__WORK REQUEST__.
Go over the data and keep only the lines that include "alternations".

· · · · ·

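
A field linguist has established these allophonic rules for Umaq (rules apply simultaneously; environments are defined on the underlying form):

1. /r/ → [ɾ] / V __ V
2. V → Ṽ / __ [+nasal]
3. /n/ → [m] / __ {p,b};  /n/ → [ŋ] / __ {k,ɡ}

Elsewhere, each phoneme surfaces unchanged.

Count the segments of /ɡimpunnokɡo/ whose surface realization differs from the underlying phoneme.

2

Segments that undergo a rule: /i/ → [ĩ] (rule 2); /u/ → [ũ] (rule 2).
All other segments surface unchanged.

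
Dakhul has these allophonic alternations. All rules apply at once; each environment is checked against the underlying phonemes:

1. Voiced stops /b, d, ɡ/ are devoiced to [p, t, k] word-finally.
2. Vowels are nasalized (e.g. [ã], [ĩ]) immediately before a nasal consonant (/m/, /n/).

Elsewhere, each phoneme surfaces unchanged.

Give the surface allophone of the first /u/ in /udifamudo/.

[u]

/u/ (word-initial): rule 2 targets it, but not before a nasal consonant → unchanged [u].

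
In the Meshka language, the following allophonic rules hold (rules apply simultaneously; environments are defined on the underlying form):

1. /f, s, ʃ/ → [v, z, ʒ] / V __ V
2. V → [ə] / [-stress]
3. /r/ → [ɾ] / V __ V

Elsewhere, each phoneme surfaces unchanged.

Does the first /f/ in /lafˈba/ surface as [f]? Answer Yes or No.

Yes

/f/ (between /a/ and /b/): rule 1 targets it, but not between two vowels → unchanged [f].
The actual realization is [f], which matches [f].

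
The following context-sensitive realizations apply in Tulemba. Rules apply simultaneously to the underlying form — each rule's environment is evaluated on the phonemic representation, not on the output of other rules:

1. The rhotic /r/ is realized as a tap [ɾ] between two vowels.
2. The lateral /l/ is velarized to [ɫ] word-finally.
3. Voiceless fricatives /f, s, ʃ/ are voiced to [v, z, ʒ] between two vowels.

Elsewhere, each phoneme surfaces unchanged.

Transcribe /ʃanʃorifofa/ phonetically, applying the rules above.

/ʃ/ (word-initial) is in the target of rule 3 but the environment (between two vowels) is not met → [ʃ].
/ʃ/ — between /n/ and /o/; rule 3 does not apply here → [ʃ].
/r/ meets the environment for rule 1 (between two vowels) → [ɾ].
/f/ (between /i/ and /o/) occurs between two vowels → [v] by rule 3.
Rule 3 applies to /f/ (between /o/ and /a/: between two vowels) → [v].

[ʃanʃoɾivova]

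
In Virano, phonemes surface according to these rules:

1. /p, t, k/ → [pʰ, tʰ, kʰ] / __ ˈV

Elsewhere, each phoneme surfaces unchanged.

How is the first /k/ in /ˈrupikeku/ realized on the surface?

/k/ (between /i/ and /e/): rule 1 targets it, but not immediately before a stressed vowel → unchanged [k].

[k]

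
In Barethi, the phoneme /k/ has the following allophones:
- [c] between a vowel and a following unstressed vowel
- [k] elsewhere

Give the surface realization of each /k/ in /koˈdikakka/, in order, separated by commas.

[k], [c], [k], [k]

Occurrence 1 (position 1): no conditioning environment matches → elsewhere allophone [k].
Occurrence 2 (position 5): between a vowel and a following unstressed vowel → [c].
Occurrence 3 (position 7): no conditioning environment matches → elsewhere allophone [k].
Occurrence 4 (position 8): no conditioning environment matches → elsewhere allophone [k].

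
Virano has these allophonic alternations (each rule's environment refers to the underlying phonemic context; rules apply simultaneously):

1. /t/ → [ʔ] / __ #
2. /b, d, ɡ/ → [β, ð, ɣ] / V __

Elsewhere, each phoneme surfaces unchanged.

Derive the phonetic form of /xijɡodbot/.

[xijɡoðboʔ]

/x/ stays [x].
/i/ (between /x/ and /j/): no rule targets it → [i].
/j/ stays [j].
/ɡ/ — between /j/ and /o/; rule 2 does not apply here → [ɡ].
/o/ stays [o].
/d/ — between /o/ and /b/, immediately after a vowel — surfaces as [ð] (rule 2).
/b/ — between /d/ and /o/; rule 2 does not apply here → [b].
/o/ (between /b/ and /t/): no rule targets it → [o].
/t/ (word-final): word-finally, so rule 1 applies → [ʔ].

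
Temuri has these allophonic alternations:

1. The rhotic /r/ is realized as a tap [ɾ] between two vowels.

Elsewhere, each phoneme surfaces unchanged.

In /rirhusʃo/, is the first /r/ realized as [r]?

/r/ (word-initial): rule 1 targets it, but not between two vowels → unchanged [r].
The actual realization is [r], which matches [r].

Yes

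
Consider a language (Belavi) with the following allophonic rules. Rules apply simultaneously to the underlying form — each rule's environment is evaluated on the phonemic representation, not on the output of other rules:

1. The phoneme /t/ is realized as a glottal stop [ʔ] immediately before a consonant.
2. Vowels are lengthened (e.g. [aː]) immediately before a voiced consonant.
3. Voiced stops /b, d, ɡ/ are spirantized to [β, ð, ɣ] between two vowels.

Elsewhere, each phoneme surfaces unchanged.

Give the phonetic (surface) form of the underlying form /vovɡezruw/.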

· · · · ·

__ANSWER BELOW__.
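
Dakhul has these allophonic alternations. All rules apply at once; each environment is checked against the underlying phonemes:
Virano has these allophonic alternations (each rule's environment refers to the underlying phonemic context; rules apply simultaneously):
Temuri has these allophonic alternations: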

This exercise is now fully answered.